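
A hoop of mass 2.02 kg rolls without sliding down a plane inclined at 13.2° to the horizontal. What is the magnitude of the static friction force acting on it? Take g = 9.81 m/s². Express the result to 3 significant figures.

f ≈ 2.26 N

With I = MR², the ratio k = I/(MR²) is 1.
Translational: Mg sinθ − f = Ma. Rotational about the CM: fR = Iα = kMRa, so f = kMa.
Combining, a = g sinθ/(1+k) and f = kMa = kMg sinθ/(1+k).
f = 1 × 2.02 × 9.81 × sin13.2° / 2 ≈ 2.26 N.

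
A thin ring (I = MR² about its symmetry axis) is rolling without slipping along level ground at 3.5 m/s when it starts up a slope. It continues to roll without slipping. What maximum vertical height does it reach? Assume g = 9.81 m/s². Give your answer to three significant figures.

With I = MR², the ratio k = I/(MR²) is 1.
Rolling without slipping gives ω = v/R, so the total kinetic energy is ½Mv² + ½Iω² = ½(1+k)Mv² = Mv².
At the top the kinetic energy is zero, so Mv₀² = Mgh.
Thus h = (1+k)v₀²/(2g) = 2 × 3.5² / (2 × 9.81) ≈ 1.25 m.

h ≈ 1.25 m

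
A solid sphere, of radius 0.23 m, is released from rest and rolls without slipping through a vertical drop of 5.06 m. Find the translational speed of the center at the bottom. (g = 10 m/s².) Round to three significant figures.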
☆ ☆ ☆
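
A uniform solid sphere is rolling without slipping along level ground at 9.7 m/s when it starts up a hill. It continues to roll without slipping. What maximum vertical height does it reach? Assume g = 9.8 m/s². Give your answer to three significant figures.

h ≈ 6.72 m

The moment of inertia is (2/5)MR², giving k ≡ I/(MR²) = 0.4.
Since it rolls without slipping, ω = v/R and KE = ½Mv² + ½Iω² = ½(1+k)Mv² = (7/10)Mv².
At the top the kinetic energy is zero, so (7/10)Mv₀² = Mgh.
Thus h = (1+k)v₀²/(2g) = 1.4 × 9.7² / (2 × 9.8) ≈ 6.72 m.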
☆ ☆ ☆
**REQUIRED WORK:** Using the entries above, extract exactly the span from the line with "A thin ring" to the line with "A solid sphere, of", both lines included; leave out everything else.

**RESULT FOR THIS TASK:**
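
A thin ring (I = MR² about its symmetry axis) is rolling without slipping along level ground at 3.5 m/s when it starts up a slope. It continues to roll without slipping. What maximum vertical height does it reach? Assume g = 9.81 m/s². Give your answer to three significant figures.

With I = MR², the ratio k = I/(MR²) is 1.
Rolling without slipping gives ω = v/R, so the total kinetic energy is ½Mv² + ½Iω² = ½(1+k)Mv² = Mv².
At the top the kinetic energy is zero, so Mv₀² = Mgh.
Thus h = (1+k)v₀²/(2g) = 2 × 3.5² / (2 × 9.81) ≈ 1.25 m.

h ≈ 1.25 m

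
A solid sphere, of radius 0.23 m, is released from rest and rolls without slipping through a vertical drop of 5.06 m. Find the translational speed of the center at the bottom. (g = 10 m/s².) Round to three significant figures.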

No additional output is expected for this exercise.